Task requirements:
The entries that follow should be duplicated in full, without a single alteration.

Provided data:
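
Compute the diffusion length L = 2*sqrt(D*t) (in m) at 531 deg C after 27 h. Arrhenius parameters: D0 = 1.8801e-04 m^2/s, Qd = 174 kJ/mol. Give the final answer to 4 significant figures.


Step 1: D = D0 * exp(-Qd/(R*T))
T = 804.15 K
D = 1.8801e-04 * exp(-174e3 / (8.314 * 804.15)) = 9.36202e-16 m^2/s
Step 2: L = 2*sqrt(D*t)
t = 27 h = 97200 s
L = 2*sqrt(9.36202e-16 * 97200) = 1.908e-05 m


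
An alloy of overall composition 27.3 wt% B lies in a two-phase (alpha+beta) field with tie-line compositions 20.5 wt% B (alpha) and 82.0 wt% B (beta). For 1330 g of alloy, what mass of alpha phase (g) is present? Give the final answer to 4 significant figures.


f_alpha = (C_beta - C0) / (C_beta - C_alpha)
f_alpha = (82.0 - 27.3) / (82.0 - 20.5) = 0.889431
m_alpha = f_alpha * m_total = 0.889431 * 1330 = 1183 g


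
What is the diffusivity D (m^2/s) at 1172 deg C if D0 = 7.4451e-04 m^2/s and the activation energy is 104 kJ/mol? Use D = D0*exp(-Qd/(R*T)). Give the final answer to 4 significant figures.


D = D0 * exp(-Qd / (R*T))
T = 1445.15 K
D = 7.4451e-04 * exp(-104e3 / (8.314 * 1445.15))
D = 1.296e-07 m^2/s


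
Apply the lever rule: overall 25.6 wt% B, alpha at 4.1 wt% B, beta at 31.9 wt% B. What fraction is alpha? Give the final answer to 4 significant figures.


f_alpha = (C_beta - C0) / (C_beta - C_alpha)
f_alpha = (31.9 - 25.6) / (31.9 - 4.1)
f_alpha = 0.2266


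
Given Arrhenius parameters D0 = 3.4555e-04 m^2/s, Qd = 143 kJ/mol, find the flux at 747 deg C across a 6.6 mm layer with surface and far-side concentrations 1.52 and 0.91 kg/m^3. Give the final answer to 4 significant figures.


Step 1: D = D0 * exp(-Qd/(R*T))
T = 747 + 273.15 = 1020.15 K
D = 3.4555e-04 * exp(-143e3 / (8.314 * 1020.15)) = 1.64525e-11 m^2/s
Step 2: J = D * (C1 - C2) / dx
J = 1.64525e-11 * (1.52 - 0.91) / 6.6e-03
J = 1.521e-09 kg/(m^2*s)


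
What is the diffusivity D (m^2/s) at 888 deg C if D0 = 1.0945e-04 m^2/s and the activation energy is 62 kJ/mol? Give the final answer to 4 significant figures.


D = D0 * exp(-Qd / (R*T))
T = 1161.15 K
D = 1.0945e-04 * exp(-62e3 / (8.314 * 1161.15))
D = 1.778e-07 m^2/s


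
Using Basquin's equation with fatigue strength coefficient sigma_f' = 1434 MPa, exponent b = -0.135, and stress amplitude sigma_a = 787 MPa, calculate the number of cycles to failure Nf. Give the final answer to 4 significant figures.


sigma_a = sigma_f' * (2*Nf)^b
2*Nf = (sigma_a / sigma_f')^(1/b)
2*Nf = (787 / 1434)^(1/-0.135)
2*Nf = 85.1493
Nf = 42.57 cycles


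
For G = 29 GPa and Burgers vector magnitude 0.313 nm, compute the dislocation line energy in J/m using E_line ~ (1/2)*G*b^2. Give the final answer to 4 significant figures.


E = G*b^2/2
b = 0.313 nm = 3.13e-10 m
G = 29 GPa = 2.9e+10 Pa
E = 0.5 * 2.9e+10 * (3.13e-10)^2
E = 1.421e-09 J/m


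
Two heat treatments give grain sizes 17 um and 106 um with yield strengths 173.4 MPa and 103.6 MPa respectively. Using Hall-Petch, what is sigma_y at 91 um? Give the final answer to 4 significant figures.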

Solution for this exercise:
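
Compute the diffusion length L = 2*sqrt(D*t) (in m) at 531 deg C after 27 h. Arrhenius parameters: D0 = 1.8801e-04 m^2/s, Qd = 174 kJ/mol. Give the final answer to 4 significant figures.


Step 1: D = D0 * exp(-Qd/(R*T))
T = 804.15 K
D = 1.8801e-04 * exp(-174e3 / (8.314 * 804.15)) = 9.36202e-16 m^2/s
Step 2: L = 2*sqrt(D*t)
t = 27 h = 97200 s
L = 2*sqrt(9.36202e-16 * 97200) = 1.908e-05 m


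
An alloy of overall composition 27.3 wt% B lies in a two-phase (alpha+beta) field with tie-line compositions 20.5 wt% B (alpha) and 82.0 wt% B (beta). For 1330 g of alloy, what mass of alpha phase (g) is present? Give the final answer to 4 significant figures.


f_alpha = (C_beta - C0) / (C_beta - C_alpha)
f_alpha = (82.0 - 27.3) / (82.0 - 20.5) = 0.889431
m_alpha = f_alpha * m_total = 0.889431 * 1330 = 1183 g


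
What is the diffusivity D (m^2/s) at 1172 deg C if D0 = 7.4451e-04 m^2/s and the activation energy is 104 kJ/mol? Use D = D0*exp(-Qd/(R*T)). Give the final answer to 4 significant figures.


D = D0 * exp(-Qd / (R*T))
T = 1445.15 K
D = 7.4451e-04 * exp(-104e3 / (8.314 * 1445.15))
D = 1.296e-07 m^2/s


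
Apply the lever rule: overall 25.6 wt% B, alpha at 4.1 wt% B, beta at 31.9 wt% B. What fraction is alpha? Give the final answer to 4 significant figures.


f_alpha = (C_beta - C0) / (C_beta - C_alpha)
f_alpha = (31.9 - 25.6) / (31.9 - 4.1)
f_alpha = 0.2266


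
Given Arrhenius parameters D0 = 3.4555e-04 m^2/s, Qd = 143 kJ/mol, find the flux at 747 deg C across a 6.6 mm layer with surface and far-side concentrations 1.52 and 0.91 kg/m^3. Give the final answer to 4 significant figures.


Step 1: D = D0 * exp(-Qd/(R*T))
T = 747 + 273.15 = 1020.15 K
D = 3.4555e-04 * exp(-143e3 / (8.314 * 1020.15)) = 1.64525e-11 m^2/s
Step 2: J = D * (C1 - C2) / dx
J = 1.64525e-11 * (1.52 - 0.91) / 6.6e-03
J = 1.521e-09 kg/(m^2*s)


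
What is the diffusivity D (m^2/s) at 888 deg C if D0 = 1.0945e-04 m^2/s and the activation energy is 62 kJ/mol? Give the final answer to 4 significant figures.


D = D0 * exp(-Qd / (R*T))
T = 1161.15 K
D = 1.0945e-04 * exp(-62e3 / (8.314 * 1161.15))
D = 1.778e-07 m^2/s


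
Using Basquin's equation with fatigue strength coefficient sigma_f' = 1434 MPa, exponent b = -0.135, and stress amplitude sigma_a = 787 MPa, calculate the number of cycles to failure Nf. Give the final answer to 4 significant figures.


sigma_a = sigma_f' * (2*Nf)^b
2*Nf = (sigma_a / sigma_f')^(1/b)
2*Nf = (787 / 1434)^(1/-0.135)
2*Nf = 85.1493
Nf = 42.57 cycles


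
For G = 29 GPa and Burgers vector magnitude 0.313 nm, compute the dislocation line energy in J/m using E_line ~ (1/2)*G*b^2. Give the final answer to 4 significant figures.


E = G*b^2/2
b = 0.313 nm = 3.13e-10 m
G = 29 GPa = 2.9e+10 Pa
E = 0.5 * 2.9e+10 * (3.13e-10)^2
E = 1.421e-09 J/m


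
Two heat treatments give grain sizes 17 um and 106 um with yield strengths 173.4 MPa and 103.6 MPa respectively. Using Hall-Petch, what is sigma_y at 91 um? Give the final answer to 4 significant figures.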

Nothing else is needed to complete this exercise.